TASK:
Find the line that contains "figures. A runner's" in the entries below. Output it and each later line exactly, and nothing else.

INFORMATION SHOWN:
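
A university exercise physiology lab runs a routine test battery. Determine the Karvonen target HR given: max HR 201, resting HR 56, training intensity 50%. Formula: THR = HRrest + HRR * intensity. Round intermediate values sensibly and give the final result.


HRR = HRmax - HRrest = 201 - 56 = 145
THR = 56 + 145 * 0.5
= 128.5 bpm

128.5 bpm


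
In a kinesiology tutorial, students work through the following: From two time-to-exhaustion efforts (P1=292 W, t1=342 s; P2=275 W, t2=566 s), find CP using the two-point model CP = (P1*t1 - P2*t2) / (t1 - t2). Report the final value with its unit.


Work in trial 1 = 99864 J
Work in trial 2 = 155650 J
Delta work = -55786 J
Delta time = -224 s
CP = -55786 / -224 = 249.04 W

249.04 W


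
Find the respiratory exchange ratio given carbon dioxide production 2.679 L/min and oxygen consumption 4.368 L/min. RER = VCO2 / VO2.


VCO2 = 2.679 L/min
VO2 = 4.368 L/min
RER = 2.679 / 4.368 = 0.6133

0.6133


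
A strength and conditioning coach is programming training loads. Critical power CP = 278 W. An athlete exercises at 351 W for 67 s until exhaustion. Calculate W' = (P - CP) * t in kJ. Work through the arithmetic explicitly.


P - CP = 351 - 278 = 73 W
W' = 73 * 67 = 4891 J
= 4891 / 1000 = 4.891 kJ

4.891 kJ


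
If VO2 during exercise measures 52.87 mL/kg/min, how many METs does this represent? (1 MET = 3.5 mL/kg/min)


METs = VO2 / 3.5 = 52.87 / 3.5 = 15.11

15.11 METs


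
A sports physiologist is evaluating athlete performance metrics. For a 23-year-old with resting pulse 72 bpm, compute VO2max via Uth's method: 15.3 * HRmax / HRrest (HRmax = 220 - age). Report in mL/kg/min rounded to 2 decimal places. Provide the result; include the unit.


Step 1: HRmax = 220 - 23 = 197 bpm
Step 2: Ratio = 197 / 72 = 2.7361
Step 3: VO2max = 15.3 * 2.7361 = 41.86 mL/kg/min

41.86 mL/kg/min


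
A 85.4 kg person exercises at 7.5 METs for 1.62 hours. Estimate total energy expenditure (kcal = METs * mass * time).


Energy = METs * mass(kg) * time(h)
= 7.5 * 85.4 * 1.62
= 1037.61 kcal

1037.61 kcal


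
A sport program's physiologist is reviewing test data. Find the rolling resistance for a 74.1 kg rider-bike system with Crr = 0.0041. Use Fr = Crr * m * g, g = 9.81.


m * g = 74.1 * 9.81 = 726.921 N
Fr = 0.0041 * 726.921 = 2.98 N

2.98 N


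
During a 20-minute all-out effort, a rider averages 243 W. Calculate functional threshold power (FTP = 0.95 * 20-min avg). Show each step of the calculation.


FTP = 0.95 * 243
= 230.85 W

230.85 W


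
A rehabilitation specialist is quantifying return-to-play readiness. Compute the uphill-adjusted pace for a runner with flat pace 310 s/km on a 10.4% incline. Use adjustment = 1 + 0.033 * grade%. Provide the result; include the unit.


Adjustment factor = 1 + 0.033 * 10.4 = 1.3432
Grade-adjusted pace = 310 * 1.3432 = 416.39 s/km

416.39 s/km


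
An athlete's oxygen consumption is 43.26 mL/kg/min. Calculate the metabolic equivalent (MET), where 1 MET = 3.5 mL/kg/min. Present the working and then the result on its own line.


MET = VO2 / 3.5
= 43.26 / 3.5
= 12.36 METs

12.36 METs


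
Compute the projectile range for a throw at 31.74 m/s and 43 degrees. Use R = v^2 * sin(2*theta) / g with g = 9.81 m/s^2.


Two times the angle = 86 degrees
sin(86) = 0.997564
R = 1007.4276 * 0.997564 / 9.81 = 102.444 m

102.444 m


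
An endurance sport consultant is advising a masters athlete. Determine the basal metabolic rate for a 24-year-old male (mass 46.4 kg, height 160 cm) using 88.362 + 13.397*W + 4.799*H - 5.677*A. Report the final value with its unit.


BMR = 88.362 + 13.397*46.4 + 4.799*160 - 5.677*24
= 1341.57 kcal/day

1341.57 kcal/day


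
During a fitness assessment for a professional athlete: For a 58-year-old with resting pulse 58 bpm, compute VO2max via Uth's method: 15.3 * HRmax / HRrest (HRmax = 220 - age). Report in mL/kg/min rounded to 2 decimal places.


Step 1: HRmax = 220 - 58 = 162 bpm
Step 2: Ratio = 162 / 58 = 2.7931
Step 3: VO2max = 15.3 * 2.7931 = 42.73 mL/kg/min

42.73 mL/kg/min


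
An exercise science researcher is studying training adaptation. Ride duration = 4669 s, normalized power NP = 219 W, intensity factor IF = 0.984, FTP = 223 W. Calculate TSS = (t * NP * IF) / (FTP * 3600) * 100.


Numerator = 4669 * 219 * 0.984 = 1006150.824
Denominator = 223 * 3600 = 802800
TSS = 1006150.824 / 802800 * 100
= 125.33

125.33 TSS


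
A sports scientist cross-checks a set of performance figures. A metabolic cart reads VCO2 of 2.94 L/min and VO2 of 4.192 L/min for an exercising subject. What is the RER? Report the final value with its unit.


RER = VCO2 / VO2 = 2.94 / 4.192 = 0.7013

0.7013


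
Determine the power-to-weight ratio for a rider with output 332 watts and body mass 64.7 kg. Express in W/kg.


P/W = 332 / 64.7 = 5.131 W/kg

5.131 W/kg


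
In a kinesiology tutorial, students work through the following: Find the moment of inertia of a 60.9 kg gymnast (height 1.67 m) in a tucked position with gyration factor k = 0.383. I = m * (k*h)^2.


Radius of gyration = 0.383 * 1.67 = 0.63961 m
I = 60.9 * 0.63961^2
= 60.9 * 0.409101
= 24.914 kg*m^2

24.914 kg*m^2


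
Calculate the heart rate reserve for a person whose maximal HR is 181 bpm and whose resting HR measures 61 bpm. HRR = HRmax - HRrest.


HRmax = 181 bpm
HRrest = 61 bpm
HRR = 181 - 61 = 120 bpm

120 bpm


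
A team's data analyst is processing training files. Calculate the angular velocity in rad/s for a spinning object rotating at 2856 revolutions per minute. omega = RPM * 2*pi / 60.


omega = RPM * 2*pi / 60
= 2856 * 6.28318531 / 60
= 299.08 rad/s

299.08 rad/s


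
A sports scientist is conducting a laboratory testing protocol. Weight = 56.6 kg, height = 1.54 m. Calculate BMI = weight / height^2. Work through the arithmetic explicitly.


height^2 = 1.54^2 = 2.3716
BMI = 56.6 / 2.3716 = 23.87 kg/m^2

23.87 kg/m^2


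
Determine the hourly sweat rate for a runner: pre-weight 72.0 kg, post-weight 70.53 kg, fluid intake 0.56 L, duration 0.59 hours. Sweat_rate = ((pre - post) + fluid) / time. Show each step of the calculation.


Mass lost = 72.0 - 70.53 = 1.47 kg
Add fluid consumed: 1.47 + 0.56 = 2.03 L total sweat
Sweat rate = 2.03 / 0.59 = 3.441 L/h

3.441 L/h


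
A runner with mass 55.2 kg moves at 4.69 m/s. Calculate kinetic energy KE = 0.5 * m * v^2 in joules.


v^2 = 4.69^2 = 21.9961
KE = 0.5 * 55.2 * 21.9961
= 607.09 J

607.09 J


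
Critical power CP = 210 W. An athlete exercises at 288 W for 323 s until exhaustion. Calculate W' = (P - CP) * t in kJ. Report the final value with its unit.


P - CP = 288 - 210 = 78 W
W' = 78 * 323 = 25194 J
= 25194 / 1000 = 25.194 kJ

25.194 kJ


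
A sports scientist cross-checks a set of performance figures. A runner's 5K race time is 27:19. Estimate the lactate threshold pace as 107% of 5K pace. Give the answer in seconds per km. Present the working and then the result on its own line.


Total race time = 27*60 + 19 = 1639 seconds
5K pace = 1639 / 5 = 327.8 sec/km
LT pace = 327.8 * 1.07 = 350.75 sec/km

350.75 s/km


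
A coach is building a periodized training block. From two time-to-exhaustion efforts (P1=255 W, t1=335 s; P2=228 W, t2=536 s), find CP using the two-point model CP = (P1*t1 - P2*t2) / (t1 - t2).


Work in trial 1 = 85425 J
Work in trial 2 = 122208 J
Delta work = -36783 J
Delta time = -201 s
CP = -36783 / -201 = 183.0 W

183.0 W


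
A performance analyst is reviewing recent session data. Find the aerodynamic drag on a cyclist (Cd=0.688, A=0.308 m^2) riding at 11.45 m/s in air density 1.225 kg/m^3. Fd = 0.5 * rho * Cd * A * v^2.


Fd = 0.5 * 1.225 * 0.688 * 0.308 * 11.45^2
= 0.5 * 1.225 * 0.688 * 0.308 * 131.1025
= 17.016 N

17.016 N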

REPLY:
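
A sports scientist cross-checks a set of performance figures. A runner's 5K race time is 27:19. Estimate the lactate threshold pace as 107% of 5K pace. Give the answer in seconds per km. Present the working and then the result on its own line.


Total race time = 27*60 + 19 = 1639 seconds
5K pace = 1639 / 5 = 327.8 sec/km
LT pace = 327.8 * 1.07 = 350.75 sec/km

350.75 s/km


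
A coach is building a periodized training block. From two time-to-exhaustion efforts (P1=255 W, t1=335 s; P2=228 W, t2=536 s), find CP using the two-point model CP = (P1*t1 - P2*t2) / (t1 - t2).


Work in trial 1 = 85425 J
Work in trial 2 = 122208 J
Delta work = -36783 J
Delta time = -201 s
CP = -36783 / -201 = 183.0 W

183.0 W


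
A performance analyst is reviewing recent session data. Find the aerodynamic drag on a cyclist (Cd=0.688, A=0.308 m^2) riding at 11.45 m/s in air density 1.225 kg/m^3. Fd = 0.5 * rho * Cd * A * v^2.


Fd = 0.5 * 1.225 * 0.688 * 0.308 * 11.45^2
= 0.5 * 1.225 * 0.688 * 0.308 * 131.1025
= 17.016 N

17.016 N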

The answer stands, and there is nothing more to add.